:: RECORDS TO PROCESS ::
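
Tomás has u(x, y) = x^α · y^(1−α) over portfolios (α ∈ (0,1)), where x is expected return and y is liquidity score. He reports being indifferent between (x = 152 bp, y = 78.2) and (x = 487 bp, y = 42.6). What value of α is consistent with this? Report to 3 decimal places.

Set the two utilities equal: 152^α·78.2^(1−α) = 487^α·42.6^(1−α).
Taking logs: α·ln 152 + (1−α)·ln 78.2 = α·ln 487 + (1−α)·ln 42.6, i.e. α·-1.164384 = (1−α)·-0.607415.
With A = -1.164384 and B = -0.607415: α·A = (1−α)·B, so α = B/(A+B) = -0.607415/-1.771799 ≈ 0.343.

α ≈ 0.343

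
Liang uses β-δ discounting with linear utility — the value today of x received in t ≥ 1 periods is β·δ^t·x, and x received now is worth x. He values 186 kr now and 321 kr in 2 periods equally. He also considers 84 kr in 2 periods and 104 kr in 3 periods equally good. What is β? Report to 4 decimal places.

β ≈ 0.8882

The second indifference involves only future payoffs, so β cancels: β·δ^2·84 = β·δ^3·104, giving δ = 84/104 = 0.80769.
Now use the now-vs-future pair: 186 = β·δ^2·321 gives β = 186/(0.65237·321) ≈ 0.8882.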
:::
> _ACTION ITEM_:
Whatever lines appear above, reproduce every one of them exactly.

> _RESPONSE TO THE EXERCISE_:
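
Tomás has u(x, y) = x^α · y^(1−α) over portfolios (α ∈ (0,1)), where x is expected return and y is liquidity score. He reports being indifferent between (x = 152 bp, y = 78.2) and (x = 487 bp, y = 42.6). What value of α is consistent with this? Report to 3 decimal places.

Set the two utilities equal: 152^α·78.2^(1−α) = 487^α·42.6^(1−α).
Taking logs: α·ln 152 + (1−α)·ln 78.2 = α·ln 487 + (1−α)·ln 42.6, i.e. α·-1.164384 = (1−α)·-0.607415.
With A = -1.164384 and B = -0.607415: α·A = (1−α)·B, so α = B/(A+B) = -0.607415/-1.771799 ≈ 0.343.

α ≈ 0.343

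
Liang uses β-δ discounting with linear utility — the value today of x received in t ≥ 1 periods is β·δ^t·x, and x received now is worth x. He values 186 kr now and 321 kr in 2 periods equally. He also considers 84 kr in 2 periods and 104 kr in 3 periods equally good. What is β? Report to 4 decimal places.

β ≈ 0.8882

The second indifference involves only future payoffs, so β cancels: β·δ^2·84 = β·δ^3·104, giving δ = 84/104 = 0.80769.
Now use the now-vs-future pair: 186 = β·δ^2·321 gives β = 186/(0.65237·321) ≈ 0.8882.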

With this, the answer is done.